───── RECORDS FOR THE EXERCISE ─────
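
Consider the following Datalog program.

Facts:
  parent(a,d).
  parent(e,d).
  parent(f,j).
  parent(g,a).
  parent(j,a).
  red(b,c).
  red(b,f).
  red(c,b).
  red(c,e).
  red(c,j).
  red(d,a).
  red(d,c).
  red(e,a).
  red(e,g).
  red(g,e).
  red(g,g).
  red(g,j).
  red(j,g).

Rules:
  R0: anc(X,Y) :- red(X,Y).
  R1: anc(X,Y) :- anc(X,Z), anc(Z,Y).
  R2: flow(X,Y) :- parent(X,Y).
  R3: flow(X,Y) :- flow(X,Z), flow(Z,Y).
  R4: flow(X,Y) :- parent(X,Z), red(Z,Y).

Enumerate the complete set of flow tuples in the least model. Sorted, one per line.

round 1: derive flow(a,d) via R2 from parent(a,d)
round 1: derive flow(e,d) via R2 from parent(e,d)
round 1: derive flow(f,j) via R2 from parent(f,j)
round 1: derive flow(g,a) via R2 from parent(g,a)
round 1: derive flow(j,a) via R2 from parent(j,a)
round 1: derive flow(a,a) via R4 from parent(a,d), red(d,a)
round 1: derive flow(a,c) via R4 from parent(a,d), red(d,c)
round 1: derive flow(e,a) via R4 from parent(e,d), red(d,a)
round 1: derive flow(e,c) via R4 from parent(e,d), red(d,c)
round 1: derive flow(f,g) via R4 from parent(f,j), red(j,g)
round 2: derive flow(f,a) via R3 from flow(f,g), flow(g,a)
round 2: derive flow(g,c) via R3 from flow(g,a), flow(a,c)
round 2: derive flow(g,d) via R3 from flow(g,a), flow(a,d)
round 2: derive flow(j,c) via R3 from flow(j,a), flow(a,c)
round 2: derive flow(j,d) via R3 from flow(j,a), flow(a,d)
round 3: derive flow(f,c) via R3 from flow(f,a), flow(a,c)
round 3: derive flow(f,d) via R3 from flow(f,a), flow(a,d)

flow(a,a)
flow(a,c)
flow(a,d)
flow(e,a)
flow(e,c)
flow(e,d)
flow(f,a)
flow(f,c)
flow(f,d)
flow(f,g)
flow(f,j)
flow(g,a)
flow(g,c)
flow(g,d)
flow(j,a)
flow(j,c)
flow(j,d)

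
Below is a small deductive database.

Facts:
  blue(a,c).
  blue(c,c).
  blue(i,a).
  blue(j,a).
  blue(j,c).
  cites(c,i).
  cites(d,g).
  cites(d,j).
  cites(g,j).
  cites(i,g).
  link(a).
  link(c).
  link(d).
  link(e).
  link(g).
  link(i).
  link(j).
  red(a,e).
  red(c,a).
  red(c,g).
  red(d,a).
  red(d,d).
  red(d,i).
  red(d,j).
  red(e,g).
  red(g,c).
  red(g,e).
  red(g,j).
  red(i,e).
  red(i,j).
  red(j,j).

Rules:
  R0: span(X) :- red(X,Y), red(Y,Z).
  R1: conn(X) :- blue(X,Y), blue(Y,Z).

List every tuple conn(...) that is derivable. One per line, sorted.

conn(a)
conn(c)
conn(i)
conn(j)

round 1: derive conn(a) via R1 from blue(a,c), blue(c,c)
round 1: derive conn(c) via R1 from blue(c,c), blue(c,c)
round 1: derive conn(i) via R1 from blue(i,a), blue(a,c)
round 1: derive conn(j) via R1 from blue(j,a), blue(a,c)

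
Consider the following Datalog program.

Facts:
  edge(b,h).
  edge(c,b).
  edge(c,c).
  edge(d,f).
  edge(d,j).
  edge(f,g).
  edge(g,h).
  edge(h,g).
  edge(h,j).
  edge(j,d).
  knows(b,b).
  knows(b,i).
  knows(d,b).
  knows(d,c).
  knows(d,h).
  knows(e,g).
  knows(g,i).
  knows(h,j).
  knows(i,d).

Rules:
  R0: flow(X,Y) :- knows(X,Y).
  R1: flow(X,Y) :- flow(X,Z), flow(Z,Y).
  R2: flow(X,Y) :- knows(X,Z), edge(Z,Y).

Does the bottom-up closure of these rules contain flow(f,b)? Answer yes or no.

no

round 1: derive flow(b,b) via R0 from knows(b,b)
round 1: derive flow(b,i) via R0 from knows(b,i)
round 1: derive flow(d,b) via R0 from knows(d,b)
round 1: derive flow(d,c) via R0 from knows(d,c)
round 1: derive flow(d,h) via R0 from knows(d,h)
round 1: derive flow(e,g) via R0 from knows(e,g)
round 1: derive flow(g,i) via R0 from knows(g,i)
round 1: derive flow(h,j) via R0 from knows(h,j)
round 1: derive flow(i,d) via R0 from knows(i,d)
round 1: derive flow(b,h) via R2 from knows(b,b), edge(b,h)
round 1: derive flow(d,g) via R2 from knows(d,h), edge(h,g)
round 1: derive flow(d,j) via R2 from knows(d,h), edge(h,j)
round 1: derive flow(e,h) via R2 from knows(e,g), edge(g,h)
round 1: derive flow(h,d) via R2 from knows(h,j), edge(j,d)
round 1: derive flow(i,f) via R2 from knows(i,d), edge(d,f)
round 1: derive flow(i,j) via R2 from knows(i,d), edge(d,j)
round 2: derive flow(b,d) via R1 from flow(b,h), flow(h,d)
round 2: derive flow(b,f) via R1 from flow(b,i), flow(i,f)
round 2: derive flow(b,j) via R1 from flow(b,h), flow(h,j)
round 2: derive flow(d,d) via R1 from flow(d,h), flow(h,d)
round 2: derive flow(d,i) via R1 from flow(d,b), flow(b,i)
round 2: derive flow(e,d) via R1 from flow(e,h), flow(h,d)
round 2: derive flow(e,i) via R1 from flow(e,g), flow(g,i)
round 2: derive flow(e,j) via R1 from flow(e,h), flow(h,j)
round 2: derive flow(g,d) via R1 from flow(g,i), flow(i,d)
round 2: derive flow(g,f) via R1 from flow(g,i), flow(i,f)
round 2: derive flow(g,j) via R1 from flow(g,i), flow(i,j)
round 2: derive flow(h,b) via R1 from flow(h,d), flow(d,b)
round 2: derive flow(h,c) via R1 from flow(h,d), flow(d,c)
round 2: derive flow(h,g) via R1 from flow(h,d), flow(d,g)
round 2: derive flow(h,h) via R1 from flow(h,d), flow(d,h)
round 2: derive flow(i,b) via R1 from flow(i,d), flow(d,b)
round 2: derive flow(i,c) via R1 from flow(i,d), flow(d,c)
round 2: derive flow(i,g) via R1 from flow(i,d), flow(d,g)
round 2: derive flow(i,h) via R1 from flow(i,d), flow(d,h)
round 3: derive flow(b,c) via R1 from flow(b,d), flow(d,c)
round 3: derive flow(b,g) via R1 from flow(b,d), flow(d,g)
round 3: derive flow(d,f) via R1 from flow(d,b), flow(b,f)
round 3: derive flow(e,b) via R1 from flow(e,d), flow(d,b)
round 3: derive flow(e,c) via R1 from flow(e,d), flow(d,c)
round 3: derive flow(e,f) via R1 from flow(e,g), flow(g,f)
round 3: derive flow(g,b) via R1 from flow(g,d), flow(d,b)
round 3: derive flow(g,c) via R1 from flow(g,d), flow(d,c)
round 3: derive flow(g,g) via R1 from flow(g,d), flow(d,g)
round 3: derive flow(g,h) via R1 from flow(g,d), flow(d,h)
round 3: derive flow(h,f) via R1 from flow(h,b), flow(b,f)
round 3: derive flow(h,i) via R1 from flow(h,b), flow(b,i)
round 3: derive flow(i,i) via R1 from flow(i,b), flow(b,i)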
─────
───── RECORDS FOR THE EXERCISE ─────
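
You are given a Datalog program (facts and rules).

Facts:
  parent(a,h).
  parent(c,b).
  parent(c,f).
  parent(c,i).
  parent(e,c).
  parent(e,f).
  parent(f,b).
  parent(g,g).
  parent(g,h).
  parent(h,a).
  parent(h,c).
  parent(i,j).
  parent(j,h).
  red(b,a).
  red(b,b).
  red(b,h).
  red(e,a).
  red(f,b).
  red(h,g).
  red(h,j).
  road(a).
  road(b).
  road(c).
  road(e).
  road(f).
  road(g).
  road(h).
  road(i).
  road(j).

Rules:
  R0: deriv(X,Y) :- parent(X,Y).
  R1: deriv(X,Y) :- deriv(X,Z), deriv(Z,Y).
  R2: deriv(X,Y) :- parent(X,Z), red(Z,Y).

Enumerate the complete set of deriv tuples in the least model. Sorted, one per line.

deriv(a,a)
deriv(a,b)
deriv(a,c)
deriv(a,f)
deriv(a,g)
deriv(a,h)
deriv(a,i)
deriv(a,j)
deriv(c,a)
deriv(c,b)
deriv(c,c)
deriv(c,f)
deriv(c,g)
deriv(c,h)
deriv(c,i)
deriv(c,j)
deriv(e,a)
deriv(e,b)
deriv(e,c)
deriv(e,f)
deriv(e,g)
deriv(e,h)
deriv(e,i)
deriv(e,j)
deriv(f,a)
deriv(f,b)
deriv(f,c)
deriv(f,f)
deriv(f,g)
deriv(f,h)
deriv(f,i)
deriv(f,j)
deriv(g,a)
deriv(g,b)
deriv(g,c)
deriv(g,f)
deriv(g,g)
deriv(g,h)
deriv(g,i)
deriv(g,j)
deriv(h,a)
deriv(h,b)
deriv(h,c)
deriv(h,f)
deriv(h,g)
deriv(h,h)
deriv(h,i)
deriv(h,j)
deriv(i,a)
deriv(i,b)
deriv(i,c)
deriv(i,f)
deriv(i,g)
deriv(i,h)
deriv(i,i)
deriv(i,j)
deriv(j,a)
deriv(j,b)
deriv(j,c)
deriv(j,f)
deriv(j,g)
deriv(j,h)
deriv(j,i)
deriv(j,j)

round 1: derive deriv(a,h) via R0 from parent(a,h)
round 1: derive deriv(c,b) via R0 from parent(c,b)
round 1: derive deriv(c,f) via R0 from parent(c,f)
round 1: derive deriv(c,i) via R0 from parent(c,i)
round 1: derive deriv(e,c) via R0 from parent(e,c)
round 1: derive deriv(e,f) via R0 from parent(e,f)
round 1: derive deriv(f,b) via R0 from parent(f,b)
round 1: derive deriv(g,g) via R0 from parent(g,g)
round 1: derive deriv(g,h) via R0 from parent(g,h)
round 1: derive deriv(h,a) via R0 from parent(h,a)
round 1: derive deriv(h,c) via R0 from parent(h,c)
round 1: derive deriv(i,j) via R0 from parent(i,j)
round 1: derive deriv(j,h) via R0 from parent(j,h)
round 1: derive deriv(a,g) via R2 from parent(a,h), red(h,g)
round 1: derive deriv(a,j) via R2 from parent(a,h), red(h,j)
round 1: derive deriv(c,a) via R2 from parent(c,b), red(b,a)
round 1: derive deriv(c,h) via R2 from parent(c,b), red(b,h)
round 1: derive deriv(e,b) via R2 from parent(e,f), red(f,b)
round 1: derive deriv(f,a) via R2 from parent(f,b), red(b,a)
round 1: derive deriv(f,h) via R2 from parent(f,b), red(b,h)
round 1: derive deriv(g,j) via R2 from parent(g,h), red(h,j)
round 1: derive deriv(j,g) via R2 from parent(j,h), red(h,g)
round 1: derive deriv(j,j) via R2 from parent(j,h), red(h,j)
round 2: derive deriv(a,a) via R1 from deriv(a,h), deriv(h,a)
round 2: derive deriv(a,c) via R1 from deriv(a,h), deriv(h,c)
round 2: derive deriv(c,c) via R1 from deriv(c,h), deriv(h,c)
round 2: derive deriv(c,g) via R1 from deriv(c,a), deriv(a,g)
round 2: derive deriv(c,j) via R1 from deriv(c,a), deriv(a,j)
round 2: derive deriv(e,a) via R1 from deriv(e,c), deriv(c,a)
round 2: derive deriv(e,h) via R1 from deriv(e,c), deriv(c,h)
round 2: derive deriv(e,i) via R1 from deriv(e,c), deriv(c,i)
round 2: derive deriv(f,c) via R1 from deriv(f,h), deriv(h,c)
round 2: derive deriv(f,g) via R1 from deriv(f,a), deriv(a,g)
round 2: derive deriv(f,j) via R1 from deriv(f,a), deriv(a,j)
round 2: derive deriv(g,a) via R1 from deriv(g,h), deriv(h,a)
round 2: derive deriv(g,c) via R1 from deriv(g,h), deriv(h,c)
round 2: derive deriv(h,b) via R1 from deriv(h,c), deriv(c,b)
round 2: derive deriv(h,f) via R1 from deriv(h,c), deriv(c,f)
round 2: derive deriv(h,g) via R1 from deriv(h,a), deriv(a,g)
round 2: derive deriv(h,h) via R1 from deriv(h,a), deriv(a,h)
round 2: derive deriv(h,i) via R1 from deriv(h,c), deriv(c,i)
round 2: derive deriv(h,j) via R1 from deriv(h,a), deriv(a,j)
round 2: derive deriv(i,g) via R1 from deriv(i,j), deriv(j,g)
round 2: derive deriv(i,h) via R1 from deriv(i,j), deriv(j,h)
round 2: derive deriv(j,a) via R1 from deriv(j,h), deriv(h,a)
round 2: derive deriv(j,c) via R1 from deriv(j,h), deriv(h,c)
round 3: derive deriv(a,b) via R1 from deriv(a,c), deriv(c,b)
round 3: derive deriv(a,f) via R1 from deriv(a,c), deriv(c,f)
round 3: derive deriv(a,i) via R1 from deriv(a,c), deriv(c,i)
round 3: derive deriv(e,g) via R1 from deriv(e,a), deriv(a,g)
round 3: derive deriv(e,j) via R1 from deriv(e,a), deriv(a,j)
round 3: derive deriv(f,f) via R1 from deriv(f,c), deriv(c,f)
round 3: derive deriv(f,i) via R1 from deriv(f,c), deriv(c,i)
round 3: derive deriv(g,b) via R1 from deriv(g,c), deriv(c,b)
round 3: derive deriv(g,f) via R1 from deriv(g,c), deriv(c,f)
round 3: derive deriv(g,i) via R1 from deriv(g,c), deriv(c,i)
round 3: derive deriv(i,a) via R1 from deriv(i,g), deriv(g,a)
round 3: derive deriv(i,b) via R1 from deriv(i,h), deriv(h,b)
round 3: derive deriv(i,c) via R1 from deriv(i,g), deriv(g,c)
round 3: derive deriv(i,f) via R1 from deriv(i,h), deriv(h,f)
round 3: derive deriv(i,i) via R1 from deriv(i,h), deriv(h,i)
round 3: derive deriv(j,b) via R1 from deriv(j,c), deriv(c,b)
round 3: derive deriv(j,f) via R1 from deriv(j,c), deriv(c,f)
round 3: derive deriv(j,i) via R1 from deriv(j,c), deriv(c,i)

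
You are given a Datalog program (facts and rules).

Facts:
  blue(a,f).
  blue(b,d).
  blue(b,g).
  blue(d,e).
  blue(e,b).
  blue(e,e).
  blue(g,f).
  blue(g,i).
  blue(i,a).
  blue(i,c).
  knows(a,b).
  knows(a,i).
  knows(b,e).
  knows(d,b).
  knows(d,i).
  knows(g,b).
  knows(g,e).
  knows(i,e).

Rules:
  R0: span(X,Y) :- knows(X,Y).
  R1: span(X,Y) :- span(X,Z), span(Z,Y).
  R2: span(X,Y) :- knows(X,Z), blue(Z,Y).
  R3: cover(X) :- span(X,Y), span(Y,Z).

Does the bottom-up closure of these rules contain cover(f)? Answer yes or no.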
─────
───── RECORDS FOR THE EXERCISE ─────
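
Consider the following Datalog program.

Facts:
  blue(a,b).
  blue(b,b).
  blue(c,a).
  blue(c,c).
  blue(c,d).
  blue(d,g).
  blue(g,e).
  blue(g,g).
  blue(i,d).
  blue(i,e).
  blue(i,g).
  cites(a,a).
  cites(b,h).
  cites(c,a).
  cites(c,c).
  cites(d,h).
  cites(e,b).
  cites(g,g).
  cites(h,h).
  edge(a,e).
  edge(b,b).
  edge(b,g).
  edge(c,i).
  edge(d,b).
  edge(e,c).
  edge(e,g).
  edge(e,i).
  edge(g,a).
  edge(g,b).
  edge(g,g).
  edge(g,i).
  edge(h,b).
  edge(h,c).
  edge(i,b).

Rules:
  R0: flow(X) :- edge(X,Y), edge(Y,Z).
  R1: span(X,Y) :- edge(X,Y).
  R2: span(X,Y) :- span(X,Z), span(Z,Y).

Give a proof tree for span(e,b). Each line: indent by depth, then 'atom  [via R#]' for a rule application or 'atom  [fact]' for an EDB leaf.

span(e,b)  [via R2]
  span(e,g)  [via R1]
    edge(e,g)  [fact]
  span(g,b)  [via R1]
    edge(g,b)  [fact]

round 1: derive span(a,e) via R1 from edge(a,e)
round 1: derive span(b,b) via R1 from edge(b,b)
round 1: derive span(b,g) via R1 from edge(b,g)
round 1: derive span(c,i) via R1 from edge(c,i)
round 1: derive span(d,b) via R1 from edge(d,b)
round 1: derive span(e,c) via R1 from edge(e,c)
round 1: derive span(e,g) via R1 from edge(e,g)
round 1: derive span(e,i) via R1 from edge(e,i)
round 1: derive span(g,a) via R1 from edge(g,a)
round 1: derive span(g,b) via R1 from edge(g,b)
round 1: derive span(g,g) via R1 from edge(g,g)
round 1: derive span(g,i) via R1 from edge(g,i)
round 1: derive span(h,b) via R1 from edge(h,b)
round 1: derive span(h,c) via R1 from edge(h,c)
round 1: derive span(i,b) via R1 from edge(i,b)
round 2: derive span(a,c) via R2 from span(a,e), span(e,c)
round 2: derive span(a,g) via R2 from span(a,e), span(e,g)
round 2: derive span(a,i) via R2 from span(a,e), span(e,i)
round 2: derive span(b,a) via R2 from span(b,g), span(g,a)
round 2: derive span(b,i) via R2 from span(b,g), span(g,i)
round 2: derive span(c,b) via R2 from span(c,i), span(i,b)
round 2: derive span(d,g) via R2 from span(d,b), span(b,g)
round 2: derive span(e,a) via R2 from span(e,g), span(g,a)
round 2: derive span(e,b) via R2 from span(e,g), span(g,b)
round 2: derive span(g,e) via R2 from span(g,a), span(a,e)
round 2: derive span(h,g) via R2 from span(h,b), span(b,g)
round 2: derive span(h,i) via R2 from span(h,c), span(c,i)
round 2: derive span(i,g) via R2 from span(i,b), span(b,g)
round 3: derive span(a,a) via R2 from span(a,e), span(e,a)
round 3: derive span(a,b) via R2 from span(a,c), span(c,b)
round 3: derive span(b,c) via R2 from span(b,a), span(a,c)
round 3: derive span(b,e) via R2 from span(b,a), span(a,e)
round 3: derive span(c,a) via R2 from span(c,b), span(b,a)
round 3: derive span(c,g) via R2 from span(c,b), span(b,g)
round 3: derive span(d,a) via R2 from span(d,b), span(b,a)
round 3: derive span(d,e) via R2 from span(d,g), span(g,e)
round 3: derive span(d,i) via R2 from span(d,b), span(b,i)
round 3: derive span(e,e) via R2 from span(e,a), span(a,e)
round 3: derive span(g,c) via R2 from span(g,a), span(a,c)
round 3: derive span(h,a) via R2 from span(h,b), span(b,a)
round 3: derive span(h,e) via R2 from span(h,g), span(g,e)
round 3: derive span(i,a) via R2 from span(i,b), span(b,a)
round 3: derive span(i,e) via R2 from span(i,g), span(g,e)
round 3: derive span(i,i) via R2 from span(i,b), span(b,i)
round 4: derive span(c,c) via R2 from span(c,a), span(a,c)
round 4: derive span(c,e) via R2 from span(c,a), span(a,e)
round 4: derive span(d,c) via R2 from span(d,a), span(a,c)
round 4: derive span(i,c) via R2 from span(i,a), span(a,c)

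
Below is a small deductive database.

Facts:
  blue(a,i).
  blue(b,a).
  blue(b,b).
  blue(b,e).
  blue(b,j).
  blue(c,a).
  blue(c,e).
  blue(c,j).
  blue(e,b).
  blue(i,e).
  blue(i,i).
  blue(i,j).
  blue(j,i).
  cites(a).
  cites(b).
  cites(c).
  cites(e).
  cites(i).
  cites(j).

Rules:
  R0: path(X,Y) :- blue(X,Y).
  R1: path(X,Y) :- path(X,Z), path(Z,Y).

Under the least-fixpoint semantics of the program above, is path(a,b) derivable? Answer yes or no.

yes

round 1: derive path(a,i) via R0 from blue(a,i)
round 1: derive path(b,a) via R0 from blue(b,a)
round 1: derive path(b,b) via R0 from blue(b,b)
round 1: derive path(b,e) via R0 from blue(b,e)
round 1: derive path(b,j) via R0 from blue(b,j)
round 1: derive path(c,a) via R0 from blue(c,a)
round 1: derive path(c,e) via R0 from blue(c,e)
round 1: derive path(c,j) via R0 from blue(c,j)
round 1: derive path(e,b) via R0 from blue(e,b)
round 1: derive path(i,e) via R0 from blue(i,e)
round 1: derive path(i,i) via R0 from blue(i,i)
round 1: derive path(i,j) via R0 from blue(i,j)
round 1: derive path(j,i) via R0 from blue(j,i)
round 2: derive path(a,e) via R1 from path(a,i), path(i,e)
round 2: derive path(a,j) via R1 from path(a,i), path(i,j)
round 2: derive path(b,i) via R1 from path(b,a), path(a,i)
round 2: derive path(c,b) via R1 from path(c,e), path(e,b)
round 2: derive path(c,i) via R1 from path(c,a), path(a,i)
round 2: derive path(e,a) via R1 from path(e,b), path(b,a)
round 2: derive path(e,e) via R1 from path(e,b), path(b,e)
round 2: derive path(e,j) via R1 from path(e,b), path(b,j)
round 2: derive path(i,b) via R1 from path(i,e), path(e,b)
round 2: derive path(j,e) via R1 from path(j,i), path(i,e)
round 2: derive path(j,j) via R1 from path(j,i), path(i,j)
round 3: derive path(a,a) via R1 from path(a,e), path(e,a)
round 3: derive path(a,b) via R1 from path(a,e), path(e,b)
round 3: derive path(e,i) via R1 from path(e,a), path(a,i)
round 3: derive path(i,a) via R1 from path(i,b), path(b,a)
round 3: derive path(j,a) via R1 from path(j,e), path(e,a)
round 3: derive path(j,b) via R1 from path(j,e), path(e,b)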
─────
▶ YOUR ASSIGNMENT: All lines of the records above that carry the word "road" should be listed.

▶ PROBLEM SOLUTION:
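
  road(a).
  road(b).
  road(c).
  road(e).
  road(f).
  road(g).
  road(h).
  road(i).
  road(j).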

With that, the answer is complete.